* **Assignment**: Reproduce the entries below character for character.

* **Dataset**:
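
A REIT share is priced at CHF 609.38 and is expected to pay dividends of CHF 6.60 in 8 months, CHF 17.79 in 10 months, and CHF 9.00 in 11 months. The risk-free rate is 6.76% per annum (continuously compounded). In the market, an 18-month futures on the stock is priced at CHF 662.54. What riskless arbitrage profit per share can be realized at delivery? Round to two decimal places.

CHF 23.08 per share

PV(dividends) I = 6.60·e^(−0.0676·8/12) + 17.79·e^(−0.0676·10/12) + 9.00·e^(−0.0676·11/12) = 31.5839
Fair futures F* = (S − I)·e^(rT) = (609.38 − 31.5839)·e^0.101400 = 577.7961 × 1.106719 = 639.4579
Market CHF 662.54 > fair 639.4579: forward overpriced → cash-and-carry (borrow at r, buy the stock and collect the dividends, short the forward).
Profit at T = |F_mkt − F*| = |662.54 − 639.4579| = CHF 23.08 per share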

* **Your solution**:
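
A REIT share is priced at CHF 609.38 and is expected to pay dividends of CHF 6.60 in 8 months, CHF 17.79 in 10 months, and CHF 9.00 in 11 months. The risk-free rate is 6.76% per annum (continuously compounded). In the market, an 18-month futures on the stock is priced at CHF 662.54. What riskless arbitrage profit per share can be realized at delivery? Round to two decimal places.

CHF 23.08 per share

PV(dividends) I = 6.60·e^(−0.0676·8/12) + 17.79·e^(−0.0676·10/12) + 9.00·e^(−0.0676·11/12) = 31.5839
Fair futures F* = (S − I)·e^(rT) = (609.38 − 31.5839)·e^0.101400 = 577.7961 × 1.106719 = 639.4579
Market CHF 662.54 > fair 639.4579: forward overpriced → cash-and-carry (borrow at r, buy the stock and collect the dividends, short the forward).
Profit at T = |F_mkt − F*| = |662.54 − 639.4579| = CHF 23.08 per share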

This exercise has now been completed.